[Saved data entries]
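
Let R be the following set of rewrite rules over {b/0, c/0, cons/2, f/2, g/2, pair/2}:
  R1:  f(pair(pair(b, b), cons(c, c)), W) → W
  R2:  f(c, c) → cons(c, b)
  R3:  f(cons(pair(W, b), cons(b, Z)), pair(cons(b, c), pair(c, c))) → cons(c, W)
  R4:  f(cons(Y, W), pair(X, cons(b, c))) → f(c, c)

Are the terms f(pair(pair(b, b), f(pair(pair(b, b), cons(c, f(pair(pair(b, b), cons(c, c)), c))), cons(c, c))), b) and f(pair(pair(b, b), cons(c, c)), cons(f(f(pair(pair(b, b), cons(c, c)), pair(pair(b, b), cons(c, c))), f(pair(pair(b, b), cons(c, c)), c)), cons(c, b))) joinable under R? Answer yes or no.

Reduce t₁ = f(pair(pair(b, b), f(pair(pair(b, b), cons(c, f(pair(pair(b, b), cons(c, c)), c))), cons(c, c))), b):
1. f(pair(pair(b, b), f(pair(pair(b, b), cons(c, f(pair(pair(b, b), cons(c, c)), c))), cons(c, c))), b)  →  f(pair(pair(b, b), f(pair(pair(b, b), cons(c, c)), cons(c, c))), b)   [R1 at 1.2.1.2.2]
2. f(pair(pair(b, b), f(pair(pair(b, b), cons(c, c)), cons(c, c))), b)  →  f(pair(pair(b, b), cons(c, c)), b)   [R1 at 1.2]
3. f(pair(pair(b, b), cons(c, c)), b)  →  b   [R1 at ε]

Reduce t₂ = f(pair(pair(b, b), cons(c, c)), cons(f(f(pair(pair(b, b), cons(c, c)), pair(pair(b, b), cons(c, c))), f(pair(pair(b, b), cons(c, c)), c)), cons(c, b))):
1. f(pair(pair(b, b), cons(c, c)), cons(f(f(pair(pair(b, b), cons(c, c)), pair(pair(b, b), cons(c, c))), f(pair(pair(b, b), cons(c, c)), c)), cons(c, b)))  →  cons(f(f(pair(pair(b, b), cons(c, c)), pair(pair(b, b), cons(c, c))), f(pair(pair(b, b), cons(c, c)), c)), cons(c, b))   [R1 at ε]
2. cons(f(f(pair(pair(b, b), cons(c, c)), pair(pair(b, b), cons(c, c))), f(pair(pair(b, b), cons(c, c)), c)), cons(c, b))  →  cons(f(pair(pair(b, b), cons(c, c)), f(pair(pair(b, b), cons(c, c)), c)), cons(c, b))   [R1 at 1.1]
3. cons(f(pair(pair(b, b), cons(c, c)), f(pair(pair(b, b), cons(c, c)), c)), cons(c, b))  →  cons(f(pair(pair(b, b), cons(c, c)), c), cons(c, b))   [R1 at 1]
4. cons(f(pair(pair(b, b), cons(c, c)), c), cons(c, b))  →  cons(c, cons(c, b))   [R1 at 1]

no — NF(t₁) = b, NF(t₂) = cons(c, cons(c, b))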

WORK ITEM> Print exactly, and only, the lines from the line that contains "c) → cons(c, b)" through the last line of the records.

RESPONSE AREA>
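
  R2:  f(c, c) → cons(c, b)
  R3:  f(cons(pair(W, b), cons(b, Z)), pair(cons(b, c), pair(c, c))) → cons(c, W)
  R4:  f(cons(Y, W), pair(X, cons(b, c))) → f(c, c)

Are the terms f(pair(pair(b, b), f(pair(pair(b, b), cons(c, f(pair(pair(b, b), cons(c, c)), c))), cons(c, c))), b) and f(pair(pair(b, b), cons(c, c)), cons(f(f(pair(pair(b, b), cons(c, c)), pair(pair(b, b), cons(c, c))), f(pair(pair(b, b), cons(c, c)), c)), cons(c, b))) joinable under R? Answer yes or no.

Reduce t₁ = f(pair(pair(b, b), f(pair(pair(b, b), cons(c, f(pair(pair(b, b), cons(c, c)), c))), cons(c, c))), b):
1. f(pair(pair(b, b), f(pair(pair(b, b), cons(c, f(pair(pair(b, b), cons(c, c)), c))), cons(c, c))), b)  →  f(pair(pair(b, b), f(pair(pair(b, b), cons(c, c)), cons(c, c))), b)   [R1 at 1.2.1.2.2]
2. f(pair(pair(b, b), f(pair(pair(b, b), cons(c, c)), cons(c, c))), b)  →  f(pair(pair(b, b), cons(c, c)), b)   [R1 at 1.2]
3. f(pair(pair(b, b), cons(c, c)), b)  →  b   [R1 at ε]

Reduce t₂ = f(pair(pair(b, b), cons(c, c)), cons(f(f(pair(pair(b, b), cons(c, c)), pair(pair(b, b), cons(c, c))), f(pair(pair(b, b), cons(c, c)), c)), cons(c, b))):
1. f(pair(pair(b, b), cons(c, c)), cons(f(f(pair(pair(b, b), cons(c, c)), pair(pair(b, b), cons(c, c))), f(pair(pair(b, b), cons(c, c)), c)), cons(c, b)))  →  cons(f(f(pair(pair(b, b), cons(c, c)), pair(pair(b, b), cons(c, c))), f(pair(pair(b, b), cons(c, c)), c)), cons(c, b))   [R1 at ε]
2. cons(f(f(pair(pair(b, b), cons(c, c)), pair(pair(b, b), cons(c, c))), f(pair(pair(b, b), cons(c, c)), c)), cons(c, b))  →  cons(f(pair(pair(b, b), cons(c, c)), f(pair(pair(b, b), cons(c, c)), c)), cons(c, b))   [R1 at 1.1]
3. cons(f(pair(pair(b, b), cons(c, c)), f(pair(pair(b, b), cons(c, c)), c)), cons(c, b))  →  cons(f(pair(pair(b, b), cons(c, c)), c), cons(c, b))   [R1 at 1]
4. cons(f(pair(pair(b, b), cons(c, c)), c), cons(c, b))  →  cons(c, cons(c, b))   [R1 at 1]

no — NF(t₁) = b, NF(t₂) = cons(c, cons(c, b))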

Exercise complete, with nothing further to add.